(Stored dataset items)
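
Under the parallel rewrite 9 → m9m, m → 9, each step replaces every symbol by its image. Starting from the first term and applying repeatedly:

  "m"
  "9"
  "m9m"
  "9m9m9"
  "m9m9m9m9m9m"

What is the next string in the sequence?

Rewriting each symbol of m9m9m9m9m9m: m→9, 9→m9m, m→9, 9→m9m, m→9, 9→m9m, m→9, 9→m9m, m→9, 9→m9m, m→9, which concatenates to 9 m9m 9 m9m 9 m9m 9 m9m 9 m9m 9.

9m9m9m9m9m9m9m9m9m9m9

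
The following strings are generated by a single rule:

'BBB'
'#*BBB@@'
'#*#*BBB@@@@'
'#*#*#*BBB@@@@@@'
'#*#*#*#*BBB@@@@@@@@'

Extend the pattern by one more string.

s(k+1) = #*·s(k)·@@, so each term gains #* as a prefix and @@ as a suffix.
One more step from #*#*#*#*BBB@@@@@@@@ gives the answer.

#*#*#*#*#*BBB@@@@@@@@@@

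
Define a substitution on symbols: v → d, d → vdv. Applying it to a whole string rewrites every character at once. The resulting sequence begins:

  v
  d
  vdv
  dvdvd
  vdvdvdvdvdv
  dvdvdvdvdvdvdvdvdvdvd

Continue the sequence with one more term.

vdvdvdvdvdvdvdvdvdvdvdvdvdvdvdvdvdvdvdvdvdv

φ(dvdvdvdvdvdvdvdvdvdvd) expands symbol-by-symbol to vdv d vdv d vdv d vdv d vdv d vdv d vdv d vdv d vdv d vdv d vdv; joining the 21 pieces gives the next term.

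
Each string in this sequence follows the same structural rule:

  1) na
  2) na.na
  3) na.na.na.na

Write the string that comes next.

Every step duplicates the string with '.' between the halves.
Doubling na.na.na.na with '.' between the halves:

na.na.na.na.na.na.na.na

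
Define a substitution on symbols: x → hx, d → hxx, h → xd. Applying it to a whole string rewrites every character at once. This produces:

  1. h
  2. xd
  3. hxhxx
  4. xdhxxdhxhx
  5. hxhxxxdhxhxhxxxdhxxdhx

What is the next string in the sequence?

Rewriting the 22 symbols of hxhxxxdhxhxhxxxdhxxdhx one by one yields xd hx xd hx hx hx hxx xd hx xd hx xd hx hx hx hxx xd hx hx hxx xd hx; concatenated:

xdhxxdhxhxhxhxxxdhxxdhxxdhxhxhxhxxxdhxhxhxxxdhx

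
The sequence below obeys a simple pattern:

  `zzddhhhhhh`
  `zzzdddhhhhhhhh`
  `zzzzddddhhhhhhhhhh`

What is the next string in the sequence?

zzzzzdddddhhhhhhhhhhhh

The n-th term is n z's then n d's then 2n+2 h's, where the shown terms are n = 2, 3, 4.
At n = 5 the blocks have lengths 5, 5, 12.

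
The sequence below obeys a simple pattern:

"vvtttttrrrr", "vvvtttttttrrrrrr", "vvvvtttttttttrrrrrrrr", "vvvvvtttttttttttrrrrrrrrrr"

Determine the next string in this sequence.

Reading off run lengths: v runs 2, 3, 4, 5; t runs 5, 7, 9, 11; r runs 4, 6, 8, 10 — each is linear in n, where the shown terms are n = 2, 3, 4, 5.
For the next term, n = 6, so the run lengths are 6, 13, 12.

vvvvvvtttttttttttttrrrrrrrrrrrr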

▸ **WHAT YOU WILL DO**
State the number of lines above that contain "rewrites". Write nothing besides it.

▸ **EXERCISE RESULT**
2